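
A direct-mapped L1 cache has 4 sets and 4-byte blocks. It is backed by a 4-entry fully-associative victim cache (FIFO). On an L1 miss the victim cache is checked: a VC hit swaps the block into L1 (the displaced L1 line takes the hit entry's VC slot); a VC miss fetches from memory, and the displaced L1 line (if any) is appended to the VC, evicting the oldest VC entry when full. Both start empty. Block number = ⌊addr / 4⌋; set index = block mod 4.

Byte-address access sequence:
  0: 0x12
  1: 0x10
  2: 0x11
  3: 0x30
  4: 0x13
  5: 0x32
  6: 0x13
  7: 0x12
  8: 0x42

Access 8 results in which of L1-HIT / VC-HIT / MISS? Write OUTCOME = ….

OUTCOME = MISS

0: 0x12 (blk 4, set 0) → MISS  vc=[]
1: 0x10 (blk 4, set 0) → L1-HIT  vc=[]
2: 0x11 (blk 4, set 0) → L1-HIT  vc=[]
3: 0x30 (blk 12, set 0) → MISS  vc=[4]
4: 0x13 (blk 4, set 0) → VC-HIT  vc=[12]
5: 0x32 (blk 12, set 0) → VC-HIT  vc=[4]
6: 0x13 (blk 4, set 0) → VC-HIT  vc=[12]
7: 0x12 (blk 4, set 0) → L1-HIT  vc=[12]
8: 0x42 (blk 16, set 0) → MISS  vc=[12, 4]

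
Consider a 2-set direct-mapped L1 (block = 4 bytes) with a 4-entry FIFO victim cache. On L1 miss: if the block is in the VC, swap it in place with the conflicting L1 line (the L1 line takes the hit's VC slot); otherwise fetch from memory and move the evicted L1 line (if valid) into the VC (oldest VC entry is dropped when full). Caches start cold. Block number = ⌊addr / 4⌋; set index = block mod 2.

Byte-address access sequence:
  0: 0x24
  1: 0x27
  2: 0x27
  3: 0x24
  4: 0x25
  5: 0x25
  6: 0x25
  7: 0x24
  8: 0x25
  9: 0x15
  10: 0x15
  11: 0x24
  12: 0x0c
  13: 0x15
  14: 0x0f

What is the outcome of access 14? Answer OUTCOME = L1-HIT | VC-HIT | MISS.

OUTCOME = VC-HIT

0: 0x24 (blk 9, set 1) → MISS  vc=[]
1: 0x27 (blk 9, set 1) → L1-HIT  vc=[]
2: 0x27 (blk 9, set 1) → L1-HIT  vc=[]
3: 0x24 (blk 9, set 1) → L1-HIT  vc=[]
4: 0x25 (blk 9, set 1) → L1-HIT  vc=[]
5: 0x25 (blk 9, set 1) → L1-HIT  vc=[]
6: 0x25 (blk 9, set 1) → L1-HIT  vc=[]
7: 0x24 (blk 9, set 1) → L1-HIT  vc=[]
8: 0x25 (blk 9, set 1) → L1-HIT  vc=[]
9: 0x15 (blk 5, set 1) → MISS  vc=[9]
10: 0x15 (blk 5, set 1) → L1-HIT  vc=[9]
11: 0x24 (blk 9, set 1) → VC-HIT  vc=[5]
12: 0xc (blk 3, set 1) → MISS  vc=[5, 9]
13: 0x15 (blk 5, set 1) → VC-HIT  vc=[3, 9]
14: 0xf (blk 3, set 1) → VC-HIT  vc=[5, 9]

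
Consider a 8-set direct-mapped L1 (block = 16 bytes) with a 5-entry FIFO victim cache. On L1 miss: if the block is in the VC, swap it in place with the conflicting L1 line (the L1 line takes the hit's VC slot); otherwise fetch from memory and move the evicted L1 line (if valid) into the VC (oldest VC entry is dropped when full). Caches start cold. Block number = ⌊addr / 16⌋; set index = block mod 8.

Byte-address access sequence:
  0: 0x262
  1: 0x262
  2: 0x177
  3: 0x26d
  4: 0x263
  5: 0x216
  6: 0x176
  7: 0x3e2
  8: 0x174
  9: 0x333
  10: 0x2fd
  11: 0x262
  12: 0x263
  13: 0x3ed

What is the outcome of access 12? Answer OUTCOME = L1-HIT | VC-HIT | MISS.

OUTCOME = L1-HIT

#0 0x262→b38/s6 MISS; vc=[]
#1 0x262→b38/s6 L1-HIT; vc=[]
#2 0x177→b23/s7 MISS; vc=[]
#3 0x26d→b38/s6 L1-HIT; vc=[]
#4 0x263→b38/s6 L1-HIT; vc=[]
#5 0x216→b33/s1 MISS; vc=[]
#6 0x176→b23/s7 L1-HIT; vc=[]
#7 0x3e2→b62/s6 MISS; vc=[38]
#8 0x174→b23/s7 L1-HIT; vc=[38]
#9 0x333→b51/s3 MISS; vc=[38]
#10 0x2fd→b47/s7 MISS; vc=[38,23]
#11 0x262→b38/s6 VC-HIT; vc=[62,23]
#12 0x263→b38/s6 L1-HIT; vc=[62,23]
#13 0x3ed→b62/s6 VC-HIT; vc=[38,23]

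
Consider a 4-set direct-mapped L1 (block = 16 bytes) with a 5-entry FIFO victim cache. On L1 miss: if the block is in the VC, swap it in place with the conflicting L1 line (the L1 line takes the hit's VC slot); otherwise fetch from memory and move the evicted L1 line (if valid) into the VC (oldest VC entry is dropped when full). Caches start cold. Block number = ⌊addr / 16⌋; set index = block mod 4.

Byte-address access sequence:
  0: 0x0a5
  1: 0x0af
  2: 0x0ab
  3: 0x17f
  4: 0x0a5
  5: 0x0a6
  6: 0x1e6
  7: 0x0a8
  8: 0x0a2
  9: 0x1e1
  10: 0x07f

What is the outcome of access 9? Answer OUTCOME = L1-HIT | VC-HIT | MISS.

0: 0xa5 (blk 10, set 2) → MISS  vc=[]
1: 0xaf (blk 10, set 2) → L1-HIT  vc=[]
2: 0xab (blk 10, set 2) → L1-HIT  vc=[]
3: 0x17f (blk 23, set 3) → MISS  vc=[]
4: 0xa5 (blk 10, set 2) → L1-HIT  vc=[]
5: 0xa6 (blk 10, set 2) → L1-HIT  vc=[]
6: 0x1e6 (blk 30, set 2) → MISS  vc=[10]
7: 0xa8 (blk 10, set 2) → VC-HIT  vc=[30]
8: 0xa2 (blk 10, set 2) → L1-HIT  vc=[30]
9: 0x1e1 (blk 30, set 2) → VC-HIT  vc=[10]
10: 0x7f (blk 7, set 3) → MISS  vc=[10, 23]

OUTCOME = VC-HIT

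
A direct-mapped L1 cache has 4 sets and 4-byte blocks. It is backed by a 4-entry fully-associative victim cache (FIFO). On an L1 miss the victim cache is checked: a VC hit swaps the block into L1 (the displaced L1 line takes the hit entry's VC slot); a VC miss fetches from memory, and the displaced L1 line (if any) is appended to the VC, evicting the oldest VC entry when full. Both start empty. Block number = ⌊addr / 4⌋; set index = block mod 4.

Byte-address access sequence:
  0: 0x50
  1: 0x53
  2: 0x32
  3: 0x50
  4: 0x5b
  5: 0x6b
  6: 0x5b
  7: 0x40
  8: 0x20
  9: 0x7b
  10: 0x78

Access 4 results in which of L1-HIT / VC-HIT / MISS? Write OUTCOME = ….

OUTCOME = MISS

  [0] addr=0x50 blk=20 s=0: MISS | VC []
  [1] addr=0x53 blk=20 s=0: L1-HIT | VC []
  [2] addr=0x32 blk=12 s=0: MISS | VC [20]
  [3] addr=0x50 blk=20 s=0: VC-HIT | VC [12]
  [4] addr=0x5b blk=22 s=2: MISS | VC [12]
  [5] addr=0x6b blk=26 s=2: MISS | VC [12, 22]
  [6] addr=0x5b blk=22 s=2: VC-HIT | VC [12, 26]
  [7] addr=0x40 blk=16 s=0: MISS | VC [12, 26, 20]
  [8] addr=0x20 blk=8 s=0: MISS | VC [12, 26, 20, 16]
  [9] addr=0x7b blk=30 s=2: MISS | VC [26, 20, 16, 22]
  [10] addr=0x78 blk=30 s=2: L1-HIT | VC [26, 20, 16, 22]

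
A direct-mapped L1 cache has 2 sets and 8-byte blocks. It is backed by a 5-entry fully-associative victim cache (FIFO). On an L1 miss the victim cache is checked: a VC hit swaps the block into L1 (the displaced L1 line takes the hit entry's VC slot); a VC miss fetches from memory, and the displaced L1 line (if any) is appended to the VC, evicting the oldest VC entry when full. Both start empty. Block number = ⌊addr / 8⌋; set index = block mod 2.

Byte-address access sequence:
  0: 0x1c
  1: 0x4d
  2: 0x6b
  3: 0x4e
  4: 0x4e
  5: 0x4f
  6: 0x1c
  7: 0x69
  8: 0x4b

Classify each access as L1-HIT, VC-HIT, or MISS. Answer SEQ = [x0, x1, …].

  [0] addr=0x1c blk=3 s=1: MISS | VC []
  [1] addr=0x4d blk=9 s=1: MISS | VC [3]
  [2] addr=0x6b blk=13 s=1: MISS | VC [3, 9]
  [3] addr=0x4e blk=9 s=1: VC-HIT | VC [3, 13]
  [4] addr=0x4e blk=9 s=1: L1-HIT | VC [3, 13]
  [5] addr=0x4f blk=9 s=1: L1-HIT | VC [3, 13]
  [6] addr=0x1c blk=3 s=1: VC-HIT | VC [9, 13]
  [7] addr=0x69 blk=13 s=1: VC-HIT | VC [9, 3]
  [8] addr=0x4b blk=9 s=1: VC-HIT | VC [13, 3]

SEQ = [MISS, MISS, MISS, VC-HIT, L1-HIT, L1-HIT, VC-HIT, VC-HIT, VC-HIT]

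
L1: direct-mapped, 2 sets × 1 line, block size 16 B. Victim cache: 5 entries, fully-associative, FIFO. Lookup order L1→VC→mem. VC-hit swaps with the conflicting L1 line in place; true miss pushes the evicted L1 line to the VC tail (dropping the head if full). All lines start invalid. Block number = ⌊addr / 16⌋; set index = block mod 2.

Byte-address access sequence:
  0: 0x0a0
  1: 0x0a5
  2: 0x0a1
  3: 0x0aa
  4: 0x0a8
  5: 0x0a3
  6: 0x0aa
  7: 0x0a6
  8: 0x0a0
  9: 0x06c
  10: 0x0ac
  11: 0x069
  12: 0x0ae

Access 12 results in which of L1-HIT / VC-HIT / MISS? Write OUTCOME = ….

OUTCOME = VC-HIT

  [0] addr=0xa0 blk=10 s=0: MISS | VC []
  [1] addr=0xa5 blk=10 s=0: L1-HIT | VC []
  [2] addr=0xa1 blk=10 s=0: L1-HIT | VC []
  [3] addr=0xaa blk=10 s=0: L1-HIT | VC []
  [4] addr=0xa8 blk=10 s=0: L1-HIT | VC []
  [5] addr=0xa3 blk=10 s=0: L1-HIT | VC []
  [6] addr=0xaa blk=10 s=0: L1-HIT | VC []
  [7] addr=0xa6 blk=10 s=0: L1-HIT | VC []
  [8] addr=0xa0 blk=10 s=0: L1-HIT | VC []
  [9] addr=0x6c blk=6 s=0: MISS | VC [10]
  [10] addr=0xac blk=10 s=0: VC-HIT | VC [6]
  [11] addr=0x69 blk=6 s=0: VC-HIT | VC [10]
  [12] addr=0xae blk=10 s=0: VC-HIT | VC [6]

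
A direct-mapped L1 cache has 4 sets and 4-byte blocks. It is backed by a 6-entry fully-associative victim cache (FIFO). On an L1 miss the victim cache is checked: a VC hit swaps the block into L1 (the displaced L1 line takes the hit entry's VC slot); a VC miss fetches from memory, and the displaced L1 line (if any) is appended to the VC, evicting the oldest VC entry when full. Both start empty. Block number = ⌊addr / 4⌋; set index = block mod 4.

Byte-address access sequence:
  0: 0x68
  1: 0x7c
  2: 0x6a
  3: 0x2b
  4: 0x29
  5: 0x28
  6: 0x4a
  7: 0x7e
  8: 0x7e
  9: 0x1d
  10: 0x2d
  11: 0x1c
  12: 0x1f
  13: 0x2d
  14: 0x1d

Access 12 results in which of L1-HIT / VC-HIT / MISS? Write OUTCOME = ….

0: 0x68 (blk 26, set 2) → MISS  vc=[]
1: 0x7c (blk 31, set 3) → MISS  vc=[]
2: 0x6a (blk 26, set 2) → L1-HIT  vc=[]
3: 0x2b (blk 10, set 2) → MISS  vc=[26]
4: 0x29 (blk 10, set 2) → L1-HIT  vc=[26]
5: 0x28 (blk 10, set 2) → L1-HIT  vc=[26]
6: 0x4a (blk 18, set 2) → MISS  vc=[26, 10]
7: 0x7e (blk 31, set 3) → L1-HIT  vc=[26, 10]
8: 0x7e (blk 31, set 3) → L1-HIT  vc=[26, 10]
9: 0x1d (blk 7, set 3) → MISS  vc=[26, 10, 31]
10: 0x2d (blk 11, set 3) → MISS  vc=[26, 10, 31, 7]
11: 0x1c (blk 7, set 3) → VC-HIT  vc=[26, 10, 31, 11]
12: 0x1f (blk 7, set 3) → L1-HIT  vc=[26, 10, 31, 11]
13: 0x2d (blk 11, set 3) → VC-HIT  vc=[26, 10, 31, 7]
14: 0x1d (blk 7, set 3) → VC-HIT  vc=[26, 10, 31, 11]

OUTCOME = L1-HIT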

What to do:
A copy of each line above that holds the word "evicted" is the expected answer.

Finished exercise:
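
Consider a 2-set direct-mapped L1 (block = 4 bytes) with a 4-entry FIFO victim cache. On L1 miss: if the block is in the VC, swap it in place with the conflicting L1 line (the L1 line takes the hit's VC slot); otherwise fetch from memory and move the evicted L1 line (if valid) into the VC (oldest VC entry is dropped when full). Caches start cold. Block number = ⌊addr / 4⌋; set index = block mod 2.
Consider a 8-set direct-mapped L1 (block = 16 bytes) with a 5-entry FIFO victim cache. On L1 miss: if the block is in the VC, swap it in place with the conflicting L1 line (the L1 line takes the hit's VC slot); otherwise fetch from memory and move the evicted L1 line (if valid) into the VC (oldest VC entry is dropped when full). Caches start cold. Block number = ⌊addr / 16⌋; set index = block mod 8.
Consider a 4-set direct-mapped L1 (block = 16 bytes) with a 5-entry FIFO victim cache. On L1 miss: if the block is in the VC, swap it in place with the conflicting L1 line (the L1 line takes the hit's VC slot); otherwise fetch from memory and move the evicted L1 line (if valid) into the VC (oldest VC entry is dropped when full). Caches start cold. Block number = ⌊addr / 16⌋; set index = block mod 4.
L1: direct-mapped, 2 sets × 1 line, block size 16 B. Victim cache: 5 entries, fully-associative, FIFO. Lookup order L1→VC→mem. VC-hit swaps with the conflicting L1 line in place; true miss pushes the evicted L1 line to the VC tail (dropping the head if full). All lines start invalid. Block number = ⌊addr / 16⌋; set index = block mod 2.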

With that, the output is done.